**Exercise objective**
Each line below is to be written out in full, exactly as shown.

Stored items:
····················

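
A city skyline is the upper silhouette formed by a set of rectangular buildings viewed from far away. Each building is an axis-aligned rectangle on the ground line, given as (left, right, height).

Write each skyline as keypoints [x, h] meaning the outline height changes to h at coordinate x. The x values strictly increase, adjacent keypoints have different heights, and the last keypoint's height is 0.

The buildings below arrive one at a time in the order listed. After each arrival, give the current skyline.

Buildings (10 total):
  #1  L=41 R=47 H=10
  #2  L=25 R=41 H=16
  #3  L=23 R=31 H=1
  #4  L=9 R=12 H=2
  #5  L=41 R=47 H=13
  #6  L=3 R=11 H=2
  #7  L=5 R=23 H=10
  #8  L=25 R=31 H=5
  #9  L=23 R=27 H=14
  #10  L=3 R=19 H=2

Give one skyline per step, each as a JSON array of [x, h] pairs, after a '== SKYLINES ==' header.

== SKYLINES ==
[[41,10],[47,0]]
[[25,16],[41,10],[47,0]]
[[23,1],[25,16],[41,10],[47,0]]
[[9,2],[12,0],[23,1],[25,16],[41,10],[47,0]]
[[9,2],[12,0],[23,1],[25,16],[41,13],[47,0]]
[[3,2],[12,0],[23,1],[25,16],[41,13],[47,0]]
[[3,2],[5,10],[23,1],[25,16],[41,13],[47,0]]
[[3,2],[5,10],[23,1],[25,16],[41,13],[47,0]]
[[3,2],[5,10],[23,14],[25,16],[41,13],[47,0]]
[[3,2],[5,10],[23,14],[25,16],[41,13],[47,0]]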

····················

**Answer below**
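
A city skyline is the upper silhouette formed by a set of rectangular buildings viewed from far away. Each building is an axis-aligned rectangle on the ground line, given as (left, right, height).

Write each skyline as keypoints [x, h] meaning the outline height changes to h at coordinate x. The x values strictly increase, adjacent keypoints have different heights, and the last keypoint's height is 0.

The buildings below arrive one at a time in the order listed. After each arrival, give the current skyline.

Buildings (10 total):
  #1  L=41 R=47 H=10
  #2  L=25 R=41 H=16
  #3  L=23 R=31 H=1
  #4  L=9 R=12 H=2
  #5  L=41 R=47 H=13
  #6  L=3 R=11 H=2
  #7  L=5 R=23 H=10
  #8  L=25 R=31 H=5
  #9  L=23 R=27 H=14
  #10  L=3 R=19 H=2

Give one skyline per step, each as a JSON array of [x, h] pairs, after a '== SKYLINES ==' header.

== SKYLINES ==
[[41,10],[47,0]]
[[25,16],[41,10],[47,0]]
[[23,1],[25,16],[41,10],[47,0]]
[[9,2],[12,0],[23,1],[25,16],[41,10],[47,0]]
[[9,2],[12,0],[23,1],[25,16],[41,13],[47,0]]
[[3,2],[12,0],[23,1],[25,16],[41,13],[47,0]]
[[3,2],[5,10],[23,1],[25,16],[41,13],[47,0]]
[[3,2],[5,10],[23,1],[25,16],[41,13],[47,0]]
[[3,2],[5,10],[23,14],[25,16],[41,13],[47,0]]
[[3,2],[5,10],[23,14],[25,16],[41,13],[47,0]]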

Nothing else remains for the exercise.